- _WHAT NEEDS TO BE DONE_
The expected output is each line in the data below that includes the string "when".

Stored items:
=== Section Start ===

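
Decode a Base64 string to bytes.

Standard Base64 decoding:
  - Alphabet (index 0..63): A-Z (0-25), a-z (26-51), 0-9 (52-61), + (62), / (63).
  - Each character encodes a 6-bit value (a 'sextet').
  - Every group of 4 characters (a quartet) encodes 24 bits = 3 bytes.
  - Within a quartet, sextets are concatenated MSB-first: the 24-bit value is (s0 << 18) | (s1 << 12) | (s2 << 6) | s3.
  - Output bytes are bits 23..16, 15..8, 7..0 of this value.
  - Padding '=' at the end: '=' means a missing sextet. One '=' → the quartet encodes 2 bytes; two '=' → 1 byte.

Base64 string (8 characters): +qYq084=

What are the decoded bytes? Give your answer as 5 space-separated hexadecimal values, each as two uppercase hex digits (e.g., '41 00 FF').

Answer: FA A6 2A D3 CE

Derivation:
After char 0 ('+'=62): chars_in_quartet=1 acc=0x3E bytes_emitted=0
After char 1 ('q'=42): chars_in_quartet=2 acc=0xFAA bytes_emitted=0
After char 2 ('Y'=24): chars_in_quartet=3 acc=0x3EA98 bytes_emitted=0
After char 3 ('q'=42): chars_in_quartet=4 acc=0xFAA62A -> emit FA A6 2A, reset; bytes_emitted=3
After char 4 ('0'=52): chars_in_quartet=1 acc=0x34 bytes_emitted=3
After char 5 ('8'=60): chars_in_quartet=2 acc=0xD3C bytes_emitted=3
After char 6 ('4'=56): chars_in_quartet=3 acc=0x34F38 bytes_emitted=3
Padding '=': partial quartet acc=0x34F38 -> emit D3 CE; bytes_emitted=5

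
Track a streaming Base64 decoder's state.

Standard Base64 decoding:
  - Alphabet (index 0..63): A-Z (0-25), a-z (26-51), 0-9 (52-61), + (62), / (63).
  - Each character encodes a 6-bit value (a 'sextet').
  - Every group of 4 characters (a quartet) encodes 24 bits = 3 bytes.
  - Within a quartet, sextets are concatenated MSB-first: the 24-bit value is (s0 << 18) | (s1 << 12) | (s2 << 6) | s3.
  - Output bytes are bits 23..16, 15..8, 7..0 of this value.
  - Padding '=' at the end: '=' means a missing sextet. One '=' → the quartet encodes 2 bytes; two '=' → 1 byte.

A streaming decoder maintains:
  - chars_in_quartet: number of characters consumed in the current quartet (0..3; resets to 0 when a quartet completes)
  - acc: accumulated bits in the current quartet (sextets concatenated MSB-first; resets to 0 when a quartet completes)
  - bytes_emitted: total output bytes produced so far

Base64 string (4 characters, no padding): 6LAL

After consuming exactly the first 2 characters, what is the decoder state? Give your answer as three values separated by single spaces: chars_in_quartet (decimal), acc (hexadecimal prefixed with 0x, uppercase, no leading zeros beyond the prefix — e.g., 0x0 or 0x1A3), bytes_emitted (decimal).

After char 0 ('6'=58): chars_in_quartet=1 acc=0x3A bytes_emitted=0
After char 1 ('L'=11): chars_in_quartet=2 acc=0xE8B bytes_emitted=0

Answer: 2 0xE8B 0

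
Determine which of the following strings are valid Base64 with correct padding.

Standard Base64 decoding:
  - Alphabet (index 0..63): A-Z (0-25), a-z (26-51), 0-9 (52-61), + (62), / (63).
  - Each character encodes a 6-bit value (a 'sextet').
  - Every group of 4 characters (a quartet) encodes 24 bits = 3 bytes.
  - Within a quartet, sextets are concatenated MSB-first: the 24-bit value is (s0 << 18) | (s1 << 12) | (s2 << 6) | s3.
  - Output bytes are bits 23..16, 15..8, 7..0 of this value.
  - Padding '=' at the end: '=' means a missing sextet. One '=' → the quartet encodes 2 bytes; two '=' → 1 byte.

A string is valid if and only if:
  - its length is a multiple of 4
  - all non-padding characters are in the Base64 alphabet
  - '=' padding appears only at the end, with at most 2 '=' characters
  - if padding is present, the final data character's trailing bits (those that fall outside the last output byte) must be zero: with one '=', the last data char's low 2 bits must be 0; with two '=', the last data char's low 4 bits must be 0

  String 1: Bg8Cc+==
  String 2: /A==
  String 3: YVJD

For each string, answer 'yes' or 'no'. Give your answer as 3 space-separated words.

Answer: no yes yes

Derivation:
String 1: 'Bg8Cc+==' → invalid (bad trailing bits)
String 2: '/A==' → valid
String 3: 'YVJD' → valid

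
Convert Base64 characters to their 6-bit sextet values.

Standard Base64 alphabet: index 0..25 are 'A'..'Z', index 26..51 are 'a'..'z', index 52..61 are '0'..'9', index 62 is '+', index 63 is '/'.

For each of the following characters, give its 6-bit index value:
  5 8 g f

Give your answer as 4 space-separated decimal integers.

'5': 0..9 range, 52 + ord('5') − ord('0') = 57
'8': 0..9 range, 52 + ord('8') − ord('0') = 60
'g': a..z range, 26 + ord('g') − ord('a') = 32
'f': a..z range, 26 + ord('f') − ord('a') = 31

Answer: 57 60 32 31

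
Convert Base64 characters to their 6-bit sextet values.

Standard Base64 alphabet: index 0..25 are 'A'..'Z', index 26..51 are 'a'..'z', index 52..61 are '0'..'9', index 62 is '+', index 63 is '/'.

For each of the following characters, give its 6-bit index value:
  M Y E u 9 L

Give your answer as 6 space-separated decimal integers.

'M': A..Z range, ord('M') − ord('A') = 12
'Y': A..Z range, ord('Y') − ord('A') = 24
'E': A..Z range, ord('E') − ord('A') = 4
'u': a..z range, 26 + ord('u') − ord('a') = 46
'9': 0..9 range, 52 + ord('9') − ord('0') = 61
'L': A..Z range, ord('L') − ord('A') = 11

Answer: 12 24 4 46 61 11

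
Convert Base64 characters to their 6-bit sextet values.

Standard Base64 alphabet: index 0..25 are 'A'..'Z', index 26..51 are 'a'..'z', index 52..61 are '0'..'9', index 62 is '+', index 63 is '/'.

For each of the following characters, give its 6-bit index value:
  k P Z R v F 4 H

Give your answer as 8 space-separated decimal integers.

Answer: 36 15 25 17 47 5 56 7

Derivation:
'k': a..z range, 26 + ord('k') − ord('a') = 36
'P': A..Z range, ord('P') − ord('A') = 15
'Z': A..Z range, ord('Z') − ord('A') = 25
'R': A..Z range, ord('R') − ord('A') = 17
'v': a..z range, 26 + ord('v') − ord('a') = 47
'F': A..Z range, ord('F') − ord('A') = 5
'4': 0..9 range, 52 + ord('4') − ord('0') = 56
'H': A..Z range, ord('H') − ord('A') = 7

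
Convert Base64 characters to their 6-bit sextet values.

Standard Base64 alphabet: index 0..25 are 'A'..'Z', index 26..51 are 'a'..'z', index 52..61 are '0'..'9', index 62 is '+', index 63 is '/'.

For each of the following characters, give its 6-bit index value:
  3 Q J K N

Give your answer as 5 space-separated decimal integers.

Answer: 55 16 9 10 13

Derivation:
'3': 0..9 range, 52 + ord('3') − ord('0') = 55
'Q': A..Z range, ord('Q') − ord('A') = 16
'J': A..Z range, ord('J') − ord('A') = 9
'K': A..Z range, ord('K') − ord('A') = 10
'N': A..Z range, ord('N') − ord('A') = 13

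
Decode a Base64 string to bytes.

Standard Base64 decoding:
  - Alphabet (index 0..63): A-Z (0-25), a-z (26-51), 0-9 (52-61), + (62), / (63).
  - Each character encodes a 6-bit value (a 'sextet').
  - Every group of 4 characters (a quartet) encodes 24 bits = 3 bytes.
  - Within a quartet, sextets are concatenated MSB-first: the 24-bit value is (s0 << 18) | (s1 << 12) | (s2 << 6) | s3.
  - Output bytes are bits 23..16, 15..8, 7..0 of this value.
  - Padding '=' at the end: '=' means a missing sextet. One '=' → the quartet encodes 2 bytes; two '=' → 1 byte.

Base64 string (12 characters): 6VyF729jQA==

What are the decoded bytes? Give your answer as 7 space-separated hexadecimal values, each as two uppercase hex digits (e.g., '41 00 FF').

After char 0 ('6'=58): chars_in_quartet=1 acc=0x3A bytes_emitted=0
After char 1 ('V'=21): chars_in_quartet=2 acc=0xE95 bytes_emitted=0
After char 2 ('y'=50): chars_in_quartet=3 acc=0x3A572 bytes_emitted=0
After char 3 ('F'=5): chars_in_quartet=4 acc=0xE95C85 -> emit E9 5C 85, reset; bytes_emitted=3
After char 4 ('7'=59): chars_in_quartet=1 acc=0x3B bytes_emitted=3
After char 5 ('2'=54): chars_in_quartet=2 acc=0xEF6 bytes_emitted=3
After char 6 ('9'=61): chars_in_quartet=3 acc=0x3BDBD bytes_emitted=3
After char 7 ('j'=35): chars_in_quartet=4 acc=0xEF6F63 -> emit EF 6F 63, reset; bytes_emitted=6
After char 8 ('Q'=16): chars_in_quartet=1 acc=0x10 bytes_emitted=6
After char 9 ('A'=0): chars_in_quartet=2 acc=0x400 bytes_emitted=6
Padding '==': partial quartet acc=0x400 -> emit 40; bytes_emitted=7

Answer: E9 5C 85 EF 6F 63 40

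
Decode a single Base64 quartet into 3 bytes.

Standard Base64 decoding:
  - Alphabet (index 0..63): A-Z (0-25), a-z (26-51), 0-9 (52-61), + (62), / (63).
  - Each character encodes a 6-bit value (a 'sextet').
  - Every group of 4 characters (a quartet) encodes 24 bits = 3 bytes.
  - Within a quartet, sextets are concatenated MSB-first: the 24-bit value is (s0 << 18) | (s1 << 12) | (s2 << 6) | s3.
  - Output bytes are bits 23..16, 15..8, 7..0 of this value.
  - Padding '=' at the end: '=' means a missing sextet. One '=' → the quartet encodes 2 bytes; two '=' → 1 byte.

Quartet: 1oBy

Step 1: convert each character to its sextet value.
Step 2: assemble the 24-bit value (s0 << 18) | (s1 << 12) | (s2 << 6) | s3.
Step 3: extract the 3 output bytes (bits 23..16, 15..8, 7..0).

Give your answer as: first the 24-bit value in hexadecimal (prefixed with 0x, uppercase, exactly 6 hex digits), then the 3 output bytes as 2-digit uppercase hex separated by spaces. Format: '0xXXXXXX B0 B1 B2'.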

=== Section End ===

- _RESPONSE TO THE TASK_
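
  - chars_in_quartet: number of characters consumed in the current quartet (0..3; resets to 0 when a quartet completes)
  - acc: accumulated bits in the current quartet (sextets concatenated MSB-first; resets to 0 when a quartet completes)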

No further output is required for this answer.